======== EXERCISE INPUTS

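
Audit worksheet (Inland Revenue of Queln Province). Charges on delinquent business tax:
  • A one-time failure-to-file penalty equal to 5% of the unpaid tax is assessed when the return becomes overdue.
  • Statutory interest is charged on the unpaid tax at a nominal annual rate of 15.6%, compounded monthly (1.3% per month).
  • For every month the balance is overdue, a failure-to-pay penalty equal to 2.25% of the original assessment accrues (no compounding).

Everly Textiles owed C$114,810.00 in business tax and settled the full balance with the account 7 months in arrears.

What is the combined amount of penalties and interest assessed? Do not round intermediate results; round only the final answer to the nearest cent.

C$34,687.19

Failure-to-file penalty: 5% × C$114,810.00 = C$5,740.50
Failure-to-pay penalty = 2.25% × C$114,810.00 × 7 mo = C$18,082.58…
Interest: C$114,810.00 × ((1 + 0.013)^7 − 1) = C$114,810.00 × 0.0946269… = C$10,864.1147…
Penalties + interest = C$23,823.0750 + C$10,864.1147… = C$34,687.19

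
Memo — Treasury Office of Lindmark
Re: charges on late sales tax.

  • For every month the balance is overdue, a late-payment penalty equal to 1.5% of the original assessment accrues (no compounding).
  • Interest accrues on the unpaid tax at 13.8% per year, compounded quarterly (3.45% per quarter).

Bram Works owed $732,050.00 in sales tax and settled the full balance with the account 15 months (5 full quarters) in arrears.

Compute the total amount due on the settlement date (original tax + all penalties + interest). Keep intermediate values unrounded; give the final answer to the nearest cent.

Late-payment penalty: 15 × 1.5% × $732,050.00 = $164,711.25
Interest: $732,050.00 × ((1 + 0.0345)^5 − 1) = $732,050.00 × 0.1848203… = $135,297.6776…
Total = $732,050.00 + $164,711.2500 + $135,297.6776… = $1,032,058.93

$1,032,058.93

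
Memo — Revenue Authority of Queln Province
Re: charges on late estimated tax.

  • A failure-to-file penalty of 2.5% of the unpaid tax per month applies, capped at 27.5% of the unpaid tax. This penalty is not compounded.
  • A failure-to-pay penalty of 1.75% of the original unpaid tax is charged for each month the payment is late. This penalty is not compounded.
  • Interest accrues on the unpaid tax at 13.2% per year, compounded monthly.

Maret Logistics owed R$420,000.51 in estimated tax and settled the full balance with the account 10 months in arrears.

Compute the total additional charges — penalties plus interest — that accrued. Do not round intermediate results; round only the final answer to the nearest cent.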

================
======== EXERCISE INPUTS

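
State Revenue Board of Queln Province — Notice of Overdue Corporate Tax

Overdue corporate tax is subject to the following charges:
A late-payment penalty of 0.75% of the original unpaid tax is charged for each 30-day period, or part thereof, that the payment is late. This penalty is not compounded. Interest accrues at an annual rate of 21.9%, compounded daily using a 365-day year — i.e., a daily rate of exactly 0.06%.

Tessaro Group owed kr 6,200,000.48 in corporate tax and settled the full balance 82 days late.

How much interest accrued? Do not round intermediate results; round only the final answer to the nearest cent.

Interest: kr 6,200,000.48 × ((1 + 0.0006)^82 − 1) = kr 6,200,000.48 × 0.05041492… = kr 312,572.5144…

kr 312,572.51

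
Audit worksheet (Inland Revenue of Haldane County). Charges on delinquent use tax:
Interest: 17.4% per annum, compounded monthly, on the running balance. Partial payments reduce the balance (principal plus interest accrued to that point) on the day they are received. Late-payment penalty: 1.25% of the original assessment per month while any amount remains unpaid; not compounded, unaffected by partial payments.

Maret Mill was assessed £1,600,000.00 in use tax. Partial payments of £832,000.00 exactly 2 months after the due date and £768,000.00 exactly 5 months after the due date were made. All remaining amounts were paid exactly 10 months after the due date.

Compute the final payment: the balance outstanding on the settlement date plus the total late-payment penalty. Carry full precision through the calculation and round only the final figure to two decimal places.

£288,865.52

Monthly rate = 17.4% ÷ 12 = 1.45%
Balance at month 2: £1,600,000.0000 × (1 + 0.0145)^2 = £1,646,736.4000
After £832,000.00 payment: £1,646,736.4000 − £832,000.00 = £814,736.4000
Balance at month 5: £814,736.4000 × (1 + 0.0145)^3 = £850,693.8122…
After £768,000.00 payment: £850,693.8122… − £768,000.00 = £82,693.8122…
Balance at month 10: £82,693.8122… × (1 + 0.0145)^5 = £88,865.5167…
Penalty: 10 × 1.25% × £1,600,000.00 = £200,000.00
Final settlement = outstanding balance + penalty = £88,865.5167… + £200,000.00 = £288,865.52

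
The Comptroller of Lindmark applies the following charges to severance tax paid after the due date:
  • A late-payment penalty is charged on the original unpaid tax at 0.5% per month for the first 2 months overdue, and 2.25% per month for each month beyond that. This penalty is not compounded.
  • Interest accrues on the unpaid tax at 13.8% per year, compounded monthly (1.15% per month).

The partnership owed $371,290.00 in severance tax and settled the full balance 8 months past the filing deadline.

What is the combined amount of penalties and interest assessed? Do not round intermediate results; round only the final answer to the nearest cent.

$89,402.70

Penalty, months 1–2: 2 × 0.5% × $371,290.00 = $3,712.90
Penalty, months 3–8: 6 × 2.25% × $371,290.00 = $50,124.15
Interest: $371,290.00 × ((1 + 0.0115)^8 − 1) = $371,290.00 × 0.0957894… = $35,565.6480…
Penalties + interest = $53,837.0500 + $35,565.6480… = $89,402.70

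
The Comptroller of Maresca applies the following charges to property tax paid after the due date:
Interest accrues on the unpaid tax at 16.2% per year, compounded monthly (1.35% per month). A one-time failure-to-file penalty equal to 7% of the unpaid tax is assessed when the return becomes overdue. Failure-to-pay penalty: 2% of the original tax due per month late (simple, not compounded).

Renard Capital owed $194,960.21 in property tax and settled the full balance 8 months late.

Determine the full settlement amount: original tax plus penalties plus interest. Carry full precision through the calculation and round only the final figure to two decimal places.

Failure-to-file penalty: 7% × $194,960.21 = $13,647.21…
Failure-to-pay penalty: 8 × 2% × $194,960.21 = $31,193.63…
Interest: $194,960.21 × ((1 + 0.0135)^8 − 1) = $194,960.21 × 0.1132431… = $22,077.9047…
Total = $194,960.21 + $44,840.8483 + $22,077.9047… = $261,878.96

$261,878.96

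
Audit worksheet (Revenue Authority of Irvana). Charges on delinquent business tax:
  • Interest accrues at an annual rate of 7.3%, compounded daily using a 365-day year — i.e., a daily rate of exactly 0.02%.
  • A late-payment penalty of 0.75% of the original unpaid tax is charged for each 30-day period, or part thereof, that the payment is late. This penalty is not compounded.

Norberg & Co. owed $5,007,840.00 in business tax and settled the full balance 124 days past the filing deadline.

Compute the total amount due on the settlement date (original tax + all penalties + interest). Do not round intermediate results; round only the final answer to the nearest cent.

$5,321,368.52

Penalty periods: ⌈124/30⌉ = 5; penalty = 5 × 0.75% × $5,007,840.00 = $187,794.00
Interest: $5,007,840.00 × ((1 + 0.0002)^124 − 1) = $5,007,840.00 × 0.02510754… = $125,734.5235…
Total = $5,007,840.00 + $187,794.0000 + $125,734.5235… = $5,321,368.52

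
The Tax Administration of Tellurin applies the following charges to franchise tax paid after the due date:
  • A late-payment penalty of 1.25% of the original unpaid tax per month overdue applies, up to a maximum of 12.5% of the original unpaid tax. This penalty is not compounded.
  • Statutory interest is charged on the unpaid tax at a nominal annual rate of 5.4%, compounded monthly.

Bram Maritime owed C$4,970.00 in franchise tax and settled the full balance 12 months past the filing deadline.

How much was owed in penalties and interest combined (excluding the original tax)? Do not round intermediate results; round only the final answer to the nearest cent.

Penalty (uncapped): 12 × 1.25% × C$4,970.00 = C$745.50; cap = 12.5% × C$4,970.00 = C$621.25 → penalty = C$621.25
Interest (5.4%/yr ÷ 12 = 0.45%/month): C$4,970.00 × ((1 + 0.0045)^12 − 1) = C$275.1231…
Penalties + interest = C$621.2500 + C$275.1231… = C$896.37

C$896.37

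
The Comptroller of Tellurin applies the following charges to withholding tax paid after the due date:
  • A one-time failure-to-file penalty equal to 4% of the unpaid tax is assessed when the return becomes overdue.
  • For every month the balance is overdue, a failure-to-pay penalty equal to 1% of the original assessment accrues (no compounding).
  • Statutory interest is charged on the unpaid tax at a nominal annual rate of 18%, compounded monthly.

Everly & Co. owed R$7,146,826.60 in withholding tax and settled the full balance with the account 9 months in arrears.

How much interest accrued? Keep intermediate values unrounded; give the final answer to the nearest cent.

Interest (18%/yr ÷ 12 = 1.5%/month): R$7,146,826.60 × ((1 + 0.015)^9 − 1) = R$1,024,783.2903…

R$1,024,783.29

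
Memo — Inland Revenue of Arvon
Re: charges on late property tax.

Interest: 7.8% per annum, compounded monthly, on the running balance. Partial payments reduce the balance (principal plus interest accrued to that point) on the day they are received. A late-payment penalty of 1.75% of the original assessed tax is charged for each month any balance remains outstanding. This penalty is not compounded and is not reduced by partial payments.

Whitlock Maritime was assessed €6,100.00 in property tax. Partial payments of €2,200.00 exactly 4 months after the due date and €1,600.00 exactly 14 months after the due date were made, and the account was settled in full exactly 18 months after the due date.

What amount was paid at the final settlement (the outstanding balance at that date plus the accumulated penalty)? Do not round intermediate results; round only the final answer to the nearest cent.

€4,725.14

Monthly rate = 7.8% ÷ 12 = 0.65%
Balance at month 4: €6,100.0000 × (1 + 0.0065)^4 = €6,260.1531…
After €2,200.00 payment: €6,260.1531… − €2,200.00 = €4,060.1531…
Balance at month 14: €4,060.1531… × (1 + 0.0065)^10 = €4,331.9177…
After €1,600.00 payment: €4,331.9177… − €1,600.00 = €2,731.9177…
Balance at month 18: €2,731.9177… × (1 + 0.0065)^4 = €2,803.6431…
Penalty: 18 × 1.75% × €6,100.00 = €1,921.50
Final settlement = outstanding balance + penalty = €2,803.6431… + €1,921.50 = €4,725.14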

================
======== EXERCISE INPUTS

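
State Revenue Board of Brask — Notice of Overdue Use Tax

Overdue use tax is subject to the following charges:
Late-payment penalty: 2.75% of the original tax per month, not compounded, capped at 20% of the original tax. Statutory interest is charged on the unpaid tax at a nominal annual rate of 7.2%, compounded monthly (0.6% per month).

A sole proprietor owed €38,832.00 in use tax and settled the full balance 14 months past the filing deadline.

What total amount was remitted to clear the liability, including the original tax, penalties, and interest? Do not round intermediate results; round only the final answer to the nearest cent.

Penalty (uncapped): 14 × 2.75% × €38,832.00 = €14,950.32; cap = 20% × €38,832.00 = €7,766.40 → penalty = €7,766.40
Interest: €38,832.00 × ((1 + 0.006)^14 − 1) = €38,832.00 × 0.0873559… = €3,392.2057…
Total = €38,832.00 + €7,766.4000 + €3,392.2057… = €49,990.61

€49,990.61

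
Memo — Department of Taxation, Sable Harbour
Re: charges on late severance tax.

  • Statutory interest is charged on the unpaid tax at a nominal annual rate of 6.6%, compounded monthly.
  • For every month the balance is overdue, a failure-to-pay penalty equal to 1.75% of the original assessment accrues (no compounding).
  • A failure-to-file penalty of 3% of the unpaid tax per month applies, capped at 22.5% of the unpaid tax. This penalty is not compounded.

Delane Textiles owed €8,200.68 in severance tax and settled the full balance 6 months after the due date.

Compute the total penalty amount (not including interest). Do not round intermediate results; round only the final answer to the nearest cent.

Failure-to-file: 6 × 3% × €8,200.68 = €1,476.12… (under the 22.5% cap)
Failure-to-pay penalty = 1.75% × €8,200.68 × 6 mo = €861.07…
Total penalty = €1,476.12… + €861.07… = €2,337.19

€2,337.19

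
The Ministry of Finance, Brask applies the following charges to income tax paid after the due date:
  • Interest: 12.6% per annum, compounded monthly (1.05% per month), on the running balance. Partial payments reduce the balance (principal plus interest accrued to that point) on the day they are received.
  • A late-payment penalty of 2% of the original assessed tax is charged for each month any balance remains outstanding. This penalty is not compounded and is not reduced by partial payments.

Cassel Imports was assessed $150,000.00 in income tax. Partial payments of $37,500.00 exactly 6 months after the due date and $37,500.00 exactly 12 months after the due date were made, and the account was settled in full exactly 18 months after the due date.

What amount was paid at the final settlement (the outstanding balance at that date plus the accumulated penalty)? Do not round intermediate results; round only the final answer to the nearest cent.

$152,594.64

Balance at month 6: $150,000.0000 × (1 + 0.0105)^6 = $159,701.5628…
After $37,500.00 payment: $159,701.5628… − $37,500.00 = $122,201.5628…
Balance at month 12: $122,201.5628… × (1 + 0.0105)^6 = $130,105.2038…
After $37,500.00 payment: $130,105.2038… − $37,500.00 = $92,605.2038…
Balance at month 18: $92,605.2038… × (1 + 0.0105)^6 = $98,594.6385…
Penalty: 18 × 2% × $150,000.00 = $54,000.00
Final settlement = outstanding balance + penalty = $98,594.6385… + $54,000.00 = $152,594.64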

================

TASK DIRECTIONS ::
The response must contain every line from the listing above in which the string "filing" appears.

TASK RESULT ::
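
The partnership owed $371,290.00 in severance tax and settled the full balance 8 months past the filing deadline.
Norberg & Co. owed $5,007,840.00 in business tax and settled the full balance 124 days past the filing deadline.
Bram Maritime owed C$4,970.00 in franchise tax and settled the full balance 12 months past the filing deadline.
A sole proprietor owed €38,832.00 in use tax and settled the full balance 14 months past the filing deadline.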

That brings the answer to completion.